***** MATERIAL TO PROCESS
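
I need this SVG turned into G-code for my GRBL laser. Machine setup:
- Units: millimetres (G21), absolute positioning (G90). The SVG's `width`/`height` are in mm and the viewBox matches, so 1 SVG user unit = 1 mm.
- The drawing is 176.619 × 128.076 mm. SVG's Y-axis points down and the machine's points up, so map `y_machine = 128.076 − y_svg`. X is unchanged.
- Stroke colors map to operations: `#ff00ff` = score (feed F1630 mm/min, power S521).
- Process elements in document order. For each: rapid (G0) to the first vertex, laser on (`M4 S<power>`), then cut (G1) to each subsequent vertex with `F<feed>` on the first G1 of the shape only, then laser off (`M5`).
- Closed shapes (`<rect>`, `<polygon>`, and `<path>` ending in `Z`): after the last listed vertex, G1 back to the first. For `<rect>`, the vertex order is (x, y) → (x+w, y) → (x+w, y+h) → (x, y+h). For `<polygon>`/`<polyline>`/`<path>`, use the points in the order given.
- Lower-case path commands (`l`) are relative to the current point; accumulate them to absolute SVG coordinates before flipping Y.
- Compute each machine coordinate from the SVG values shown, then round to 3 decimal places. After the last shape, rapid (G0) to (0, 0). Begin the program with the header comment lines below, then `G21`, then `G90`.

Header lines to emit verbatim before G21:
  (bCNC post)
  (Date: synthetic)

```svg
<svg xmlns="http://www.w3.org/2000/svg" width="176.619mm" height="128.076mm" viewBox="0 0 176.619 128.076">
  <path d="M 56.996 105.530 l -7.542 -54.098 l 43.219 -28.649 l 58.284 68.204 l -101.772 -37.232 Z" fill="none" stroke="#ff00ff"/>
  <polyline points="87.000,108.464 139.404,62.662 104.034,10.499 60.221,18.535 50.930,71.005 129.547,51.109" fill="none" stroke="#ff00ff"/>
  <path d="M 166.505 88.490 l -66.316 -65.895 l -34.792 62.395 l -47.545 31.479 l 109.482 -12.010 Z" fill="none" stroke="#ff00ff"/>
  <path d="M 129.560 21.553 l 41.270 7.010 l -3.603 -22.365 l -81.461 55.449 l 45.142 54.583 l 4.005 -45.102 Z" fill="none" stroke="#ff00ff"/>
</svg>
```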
**********
> [PROBLEM DESCRIPTION] The word "laser" appears in some lines of the data. Copy every one of those lines.

> [TASK ANSWER]
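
I need this SVG turned into G-code for my GRBL laser. Machine setup:
- Process elements in document order. For each: rapid (G0) to the first vertex, laser on (`M4 S<power>`), then cut (G1) to each subsequent vertex with `F<feed>` on the first G1 of the shape only, then laser off (`M5`).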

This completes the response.